■ What needs to be done ■
The records below should be printed once more, exactly as they appear.

Start of Dataset entries

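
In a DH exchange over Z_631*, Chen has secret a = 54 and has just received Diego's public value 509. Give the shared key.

312

Shared key K = 509^54 mod 631.
509^1 ≡ 509 (mod 631)
509^2 = (509^1)^2 ≡ 509^2 = 259081 ≡ 371 (mod 631)
509^4 = (509^2)^2 ≡ 371^2 = 137641 ≡ 83 (mod 631)
509^8 = (509^4)^2 ≡ 83^2 = 6889 ≡ 579 (mod 631)
509^16 = (509^8)^2 ≡ 579^2 = 335241 ≡ 180 (mod 631)
509^32 = (509^16)^2 ≡ 180^2 = 32400 ≡ 219 (mod 631)
509^54 = 509^32 · 509^16 · 509^4 · 509^2 ≡ 219 · 180 · 83 · 371 ≡ 312 (mod 631).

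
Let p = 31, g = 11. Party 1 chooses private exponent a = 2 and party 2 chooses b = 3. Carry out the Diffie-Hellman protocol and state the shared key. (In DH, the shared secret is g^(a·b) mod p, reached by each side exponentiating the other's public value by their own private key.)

4

Party 1 sends A = g^a mod p = 11^2 mod 31.
11^1 ≡ 11 (mod 31)
11^2 = (11^1)^2 ≡ 11^2 = 121 ≡ 28 (mod 31)
So A = 28. Party 2 then computes K = A^b mod p = 28^3 mod 31.
28^1 ≡ 28 (mod 31)
28^2 = (28^1)^2 ≡ 28^2 = 784 ≡ 9 (mod 31)
28^3 = 28^2 · 28^1 ≡ 9 · 28 ≡ 4 (mod 31).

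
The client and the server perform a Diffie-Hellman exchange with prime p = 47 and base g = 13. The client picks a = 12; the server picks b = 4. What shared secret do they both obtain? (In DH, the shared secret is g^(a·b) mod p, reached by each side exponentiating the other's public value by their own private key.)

28

The server sends B = g^b mod p = 13^4 mod 47.
13^1 ≡ 13 (mod 47)
13^2 = (13^1)^2 ≡ 13^2 = 169 ≡ 28 (mod 47)
13^4 = (13^2)^2 ≡ 28^2 = 784 ≡ 32 (mod 47)
So B = 32. The client then computes K = B^a mod p = 32^12 mod 47.
32^1 ≡ 32 (mod 47)
32^2 = (32^1)^2 ≡ 32^2 = 1024 ≡ 37 (mod 47)
32^4 = (32^2)^2 ≡ 37^2 = 1369 ≡ 6 (mod 47)
32^8 = (32^4)^2 ≡ 6^2 = 36 ≡ 36 (mod 47)
32^12 = 32^8 · 32^4 ≡ 36 · 6 ≡ 28 (mod 47).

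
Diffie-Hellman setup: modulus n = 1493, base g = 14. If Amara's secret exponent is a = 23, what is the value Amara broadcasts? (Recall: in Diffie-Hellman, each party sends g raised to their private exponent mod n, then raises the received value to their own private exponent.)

622

Public value = 14^23 (mod 1493).
14^1 ≡ 14 (mod 1493)
14^2 = (14^1)^2 ≡ 14^2 = 196 ≡ 196 (mod 1493)
14^4 = (14^2)^2 ≡ 196^2 = 38416 ≡ 1091 (mod 1493)
14^8 = (14^4)^2 ≡ 1091^2 = 1190281 ≡ 360 (mod 1493)
14^16 = (14^8)^2 ≡ 360^2 = 129600 ≡ 1202 (mod 1493)
14^23 = 14^16 · 14^4 · 14^2 · 14^1 ≡ 1202 · 1091 · 196 · 14 ≡ 622 (mod 1493).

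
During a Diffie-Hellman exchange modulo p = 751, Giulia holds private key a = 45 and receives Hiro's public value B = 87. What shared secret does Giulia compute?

117

Shared key K = 87^45 mod 751.
87^1 ≡ 87 (mod 751)
87^2 = (87^1)^2 ≡ 87^2 = 7569 ≡ 59 (mod 751)
87^4 = (87^2)^2 ≡ 59^2 = 3481 ≡ 477 (mod 751)
87^8 = (87^4)^2 ≡ 477^2 = 227529 ≡ 727 (mod 751)
87^16 = (87^8)^2 ≡ 727^2 = 528529 ≡ 576 (mod 751)
87^32 = (87^16)^2 ≡ 576^2 = 331776 ≡ 585 (mod 751)
87^45 = 87^32 · 87^8 · 87^4 · 87^1 ≡ 585 · 727 · 477 · 87 ≡ 117 (mod 751).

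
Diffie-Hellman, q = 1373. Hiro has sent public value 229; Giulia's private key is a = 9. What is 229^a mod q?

764

Shared key K = 229^9 mod 1373.
229^1 ≡ 229 (mod 1373)
229^2 = (229^1)^2 ≡ 229^2 = 52441 ≡ 267 (mod 1373)
229^4 = (229^2)^2 ≡ 267^2 = 71289 ≡ 1266 (mod 1373)
229^8 = (229^4)^2 ≡ 1266^2 = 1602756 ≡ 465 (mod 1373)
229^9 = 229^8 · 229^1 ≡ 465 · 229 ≡ 764 (mod 1373).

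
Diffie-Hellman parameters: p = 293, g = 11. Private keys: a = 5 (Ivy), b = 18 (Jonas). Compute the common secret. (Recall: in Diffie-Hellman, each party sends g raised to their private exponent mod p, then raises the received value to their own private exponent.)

58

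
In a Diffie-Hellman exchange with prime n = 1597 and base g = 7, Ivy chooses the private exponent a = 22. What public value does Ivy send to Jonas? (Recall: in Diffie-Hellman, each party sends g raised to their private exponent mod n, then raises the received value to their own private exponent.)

322

Public value = 7^22 mod 1597.
7^1 ≡ 7 (mod 1597)
7^2 = (7^1)^2 ≡ 7^2 = 49 ≡ 49 (mod 1597)
7^4 = (7^2)^2 ≡ 49^2 = 2401 ≡ 804 (mod 1597)
7^8 = (7^4)^2 ≡ 804^2 = 646416 ≡ 1228 (mod 1597)
7^16 = (7^8)^2 ≡ 1228^2 = 1507984 ≡ 416 (mod 1597)
7^22 = 7^16 · 7^4 · 7^2 ≡ 416 · 804 · 49 ≡ 322 (mod 1597).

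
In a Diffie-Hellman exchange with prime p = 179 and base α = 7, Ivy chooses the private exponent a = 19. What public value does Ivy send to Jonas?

78

Public value = 7^19 mod 179.
7^1 ≡ 7 (mod 179)
7^2 = (7^1)^2 ≡ 7^2 = 49 ≡ 49 (mod 179)
7^4 = (7^2)^2 ≡ 49^2 = 2401 ≡ 74 (mod 179)
7^8 = (7^4)^2 ≡ 74^2 = 5476 ≡ 106 (mod 179)
7^16 = (7^8)^2 ≡ 106^2 = 11236 ≡ 138 (mod 179)
7^19 = 7^16 · 7^2 · 7^1 ≡ 138 · 49 · 7 ≡ 78 (mod 179).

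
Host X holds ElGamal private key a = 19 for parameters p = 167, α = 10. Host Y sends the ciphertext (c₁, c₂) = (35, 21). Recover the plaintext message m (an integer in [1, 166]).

53

Shared mask s = c₁^a mod p = 35^19 mod 167.
35^1 ≡ 35 (mod 167)
35^2 = (35^1)^2 ≡ 35^2 = 1225 ≡ 56 (mod 167)
35^4 = (35^2)^2 ≡ 56^2 = 3136 ≡ 130 (mod 167)
35^8 = (35^4)^2 ≡ 130^2 = 16900 ≡ 33 (mod 167)
35^16 = (35^8)^2 ≡ 33^2 = 1089 ≡ 87 (mod 167)
35^19 = 35^16 · 35^2 · 35^1 ≡ 87 · 56 · 35 ≡ 13 (mod 167).
So s = 13; s⁻¹ ≡ 90 (mod 167).
m = c₂ · s⁻¹ mod 167 = 21 · 90 mod 167 = 53.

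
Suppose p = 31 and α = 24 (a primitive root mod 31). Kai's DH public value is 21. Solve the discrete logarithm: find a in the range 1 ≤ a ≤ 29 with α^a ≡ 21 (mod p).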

End of Dataset entries

■ Answer to the problem ■
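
In a DH exchange over Z_631*, Chen has secret a = 54 and has just received Diego's public value 509. Give the shared key.

312

Shared key K = 509^54 mod 631.
509^1 ≡ 509 (mod 631)
509^2 = (509^1)^2 ≡ 509^2 = 259081 ≡ 371 (mod 631)
509^4 = (509^2)^2 ≡ 371^2 = 137641 ≡ 83 (mod 631)
509^8 = (509^4)^2 ≡ 83^2 = 6889 ≡ 579 (mod 631)
509^16 = (509^8)^2 ≡ 579^2 = 335241 ≡ 180 (mod 631)
509^32 = (509^16)^2 ≡ 180^2 = 32400 ≡ 219 (mod 631)
509^54 = 509^32 · 509^16 · 509^4 · 509^2 ≡ 219 · 180 · 83 · 371 ≡ 312 (mod 631).

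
Let p = 31, g = 11. Party 1 chooses private exponent a = 2 and party 2 chooses b = 3. Carry out the Diffie-Hellman protocol and state the shared key. (In DH, the shared secret is g^(a·b) mod p, reached by each side exponentiating the other's public value by their own private key.)

4

Party 1 sends A = g^a mod p = 11^2 mod 31.
11^1 ≡ 11 (mod 31)
11^2 = (11^1)^2 ≡ 11^2 = 121 ≡ 28 (mod 31)
So A = 28. Party 2 then computes K = A^b mod p = 28^3 mod 31.
28^1 ≡ 28 (mod 31)
28^2 = (28^1)^2 ≡ 28^2 = 784 ≡ 9 (mod 31)
28^3 = 28^2 · 28^1 ≡ 9 · 28 ≡ 4 (mod 31).

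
The client and the server perform a Diffie-Hellman exchange with prime p = 47 and base g = 13. The client picks a = 12; the server picks b = 4. What shared secret do they both obtain? (In DH, the shared secret is g^(a·b) mod p, reached by each side exponentiating the other's public value by their own private key.)

28

The server sends B = g^b mod p = 13^4 mod 47.
13^1 ≡ 13 (mod 47)
13^2 = (13^1)^2 ≡ 13^2 = 169 ≡ 28 (mod 47)
13^4 = (13^2)^2 ≡ 28^2 = 784 ≡ 32 (mod 47)
So B = 32. The client then computes K = B^a mod p = 32^12 mod 47.
32^1 ≡ 32 (mod 47)
32^2 = (32^1)^2 ≡ 32^2 = 1024 ≡ 37 (mod 47)
32^4 = (32^2)^2 ≡ 37^2 = 1369 ≡ 6 (mod 47)
32^8 = (32^4)^2 ≡ 6^2 = 36 ≡ 36 (mod 47)
32^12 = 32^8 · 32^4 ≡ 36 · 6 ≡ 28 (mod 47).

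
Diffie-Hellman setup: modulus n = 1493, base g = 14. If Amara's secret exponent is a = 23, what is the value Amara broadcasts? (Recall: in Diffie-Hellman, each party sends g raised to their private exponent mod n, then raises the received value to their own private exponent.)

622

Public value = 14^23 (mod 1493).
14^1 ≡ 14 (mod 1493)
14^2 = (14^1)^2 ≡ 14^2 = 196 ≡ 196 (mod 1493)
14^4 = (14^2)^2 ≡ 196^2 = 38416 ≡ 1091 (mod 1493)
14^8 = (14^4)^2 ≡ 1091^2 = 1190281 ≡ 360 (mod 1493)
14^16 = (14^8)^2 ≡ 360^2 = 129600 ≡ 1202 (mod 1493)
14^23 = 14^16 · 14^4 · 14^2 · 14^1 ≡ 1202 · 1091 · 196 · 14 ≡ 622 (mod 1493).

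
During a Diffie-Hellman exchange modulo p = 751, Giulia holds private key a = 45 and receives Hiro's public value B = 87. What shared secret does Giulia compute?

117

Shared key K = 87^45 mod 751.
87^1 ≡ 87 (mod 751)
87^2 = (87^1)^2 ≡ 87^2 = 7569 ≡ 59 (mod 751)
87^4 = (87^2)^2 ≡ 59^2 = 3481 ≡ 477 (mod 751)
87^8 = (87^4)^2 ≡ 477^2 = 227529 ≡ 727 (mod 751)
87^16 = (87^8)^2 ≡ 727^2 = 528529 ≡ 576 (mod 751)
87^32 = (87^16)^2 ≡ 576^2 = 331776 ≡ 585 (mod 751)
87^45 = 87^32 · 87^8 · 87^4 · 87^1 ≡ 585 · 727 · 477 · 87 ≡ 117 (mod 751).

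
Diffie-Hellman, q = 1373. Hiro has sent public value 229; Giulia's private key is a = 9. What is 229^a mod q?

764

Shared key K = 229^9 mod 1373.
229^1 ≡ 229 (mod 1373)
229^2 = (229^1)^2 ≡ 229^2 = 52441 ≡ 267 (mod 1373)
229^4 = (229^2)^2 ≡ 267^2 = 71289 ≡ 1266 (mod 1373)
229^8 = (229^4)^2 ≡ 1266^2 = 1602756 ≡ 465 (mod 1373)
229^9 = 229^8 · 229^1 ≡ 465 · 229 ≡ 764 (mod 1373).

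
Diffie-Hellman parameters: p = 293, g = 11. Private keys: a = 5 (Ivy), b = 18 (Jonas). Compute the common secret. (Recall: in Diffie-Hellman, each party sends g raised to their private exponent mod p, then raises the received value to their own private exponent.)

58

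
In a Diffie-Hellman exchange with prime n = 1597 and base g = 7, Ivy chooses the private exponent a = 22. What public value does Ivy send to Jonas? (Recall: in Diffie-Hellman, each party sends g raised to their private exponent mod n, then raises the received value to their own private exponent.)

322

Public value = 7^22 mod 1597.
7^1 ≡ 7 (mod 1597)
7^2 = (7^1)^2 ≡ 7^2 = 49 ≡ 49 (mod 1597)
7^4 = (7^2)^2 ≡ 49^2 = 2401 ≡ 804 (mod 1597)
7^8 = (7^4)^2 ≡ 804^2 = 646416 ≡ 1228 (mod 1597)
7^16 = (7^8)^2 ≡ 1228^2 = 1507984 ≡ 416 (mod 1597)
7^22 = 7^16 · 7^4 · 7^2 ≡ 416 · 804 · 49 ≡ 322 (mod 1597).

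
In a Diffie-Hellman exchange with prime p = 179 and base α = 7, Ivy chooses the private exponent a = 19. What public value does Ivy send to Jonas?

78

Public value = 7^19 mod 179.
7^1 ≡ 7 (mod 179)
7^2 = (7^1)^2 ≡ 7^2 = 49 ≡ 49 (mod 179)
7^4 = (7^2)^2 ≡ 49^2 = 2401 ≡ 74 (mod 179)
7^8 = (7^4)^2 ≡ 74^2 = 5476 ≡ 106 (mod 179)
7^16 = (7^8)^2 ≡ 106^2 = 11236 ≡ 138 (mod 179)
7^19 = 7^16 · 7^2 · 7^1 ≡ 138 · 49 · 7 ≡ 78 (mod 179).

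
Host X holds ElGamal private key a = 19 for parameters p = 167, α = 10. Host Y sends the ciphertext (c₁, c₂) = (35, 21). Recover the plaintext message m (an integer in [1, 166]).

53

Shared mask s = c₁^a mod p = 35^19 mod 167.
35^1 ≡ 35 (mod 167)
35^2 = (35^1)^2 ≡ 35^2 = 1225 ≡ 56 (mod 167)
35^4 = (35^2)^2 ≡ 56^2 = 3136 ≡ 130 (mod 167)
35^8 = (35^4)^2 ≡ 130^2 = 16900 ≡ 33 (mod 167)
35^16 = (35^8)^2 ≡ 33^2 = 1089 ≡ 87 (mod 167)
35^19 = 35^16 · 35^2 · 35^1 ≡ 87 · 56 · 35 ≡ 13 (mod 167).
So s = 13; s⁻¹ ≡ 90 (mod 167).
m = c₂ · s⁻¹ mod 167 = 21 · 90 mod 167 = 53.

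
Suppose p = 31 and α = 24 (a primitive root mod 31). Kai's DH public value is 21. Solve the discrete logarithm: find a in the range 1 ≤ a ≤ 29 with α^a ≡ 21 (mod p).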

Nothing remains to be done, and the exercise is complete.